== Exercise description ==
In the entries below, return only the line containing "Scores ~ Normal(μ=395, σ=94)." and those after it, exactly, through the last line.

(Stored data entries)

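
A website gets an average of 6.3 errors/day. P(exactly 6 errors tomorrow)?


Poisson(λ=6.3): P(X=6) = e^(-λ)×λ^k/k!
= e^(-6.3) × 6.3^6 / 6!
≈ 0.001836304777 × 62523.502209 / 720 ≈ 0.159461

P(X=6) ≈ 0.159461 ≈ 15.95%


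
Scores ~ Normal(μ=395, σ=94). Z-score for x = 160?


z = (x - μ)/σ = (160 - 395)/94 = -2.5

z = -2.5


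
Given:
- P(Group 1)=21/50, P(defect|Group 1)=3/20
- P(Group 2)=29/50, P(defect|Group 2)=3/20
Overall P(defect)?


P(B) = Σ P(B|Aᵢ)×P(Aᵢ)
  3/20×21/50 = 63/1000
  3/20×29/50 = 87/1000
Sum = 3/20

P(defect) = 3/20 ≈ 15.00%


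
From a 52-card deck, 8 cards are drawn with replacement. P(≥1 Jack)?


P(not a Jack) = 48/52 = 12/13
P(none in 8 draws) = (12/13)^8 = 429981696/815730721
P(≥1 Jack) = 1 - 429981696/815730721 = 385749025/815730721

P = 385749025/815730721 ≈ 47.29%


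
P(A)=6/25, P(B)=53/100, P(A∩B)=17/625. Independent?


P(A)×P(B) = 159/1250
P(A∩B) = 17/625
Not equal → NOT independent

No, not independent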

== Exercise solution ==
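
Scores ~ Normal(μ=395, σ=94). Z-score for x = 160?


z = (x - μ)/σ = (160 - 395)/94 = -2.5

z = -2.5


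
Given:
- P(Group 1)=21/50, P(defect|Group 1)=3/20
- P(Group 2)=29/50, P(defect|Group 2)=3/20
Overall P(defect)?


P(B) = Σ P(B|Aᵢ)×P(Aᵢ)
  3/20×21/50 = 63/1000
  3/20×29/50 = 87/1000
Sum = 3/20

P(defect) = 3/20 ≈ 15.00%


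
From a 52-card deck, 8 cards are drawn with replacement. P(≥1 Jack)?


P(not a Jack) = 48/52 = 12/13
P(none in 8 draws) = (12/13)^8 = 429981696/815730721
P(≥1 Jack) = 1 - 429981696/815730721 = 385749025/815730721

P = 385749025/815730721 ≈ 47.29%


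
P(A)=6/25, P(B)=53/100, P(A∩B)=17/625. Independent?


P(A)×P(B) = 159/1250
P(A∩B) = 17/625
Not equal → NOT independent

No, not independent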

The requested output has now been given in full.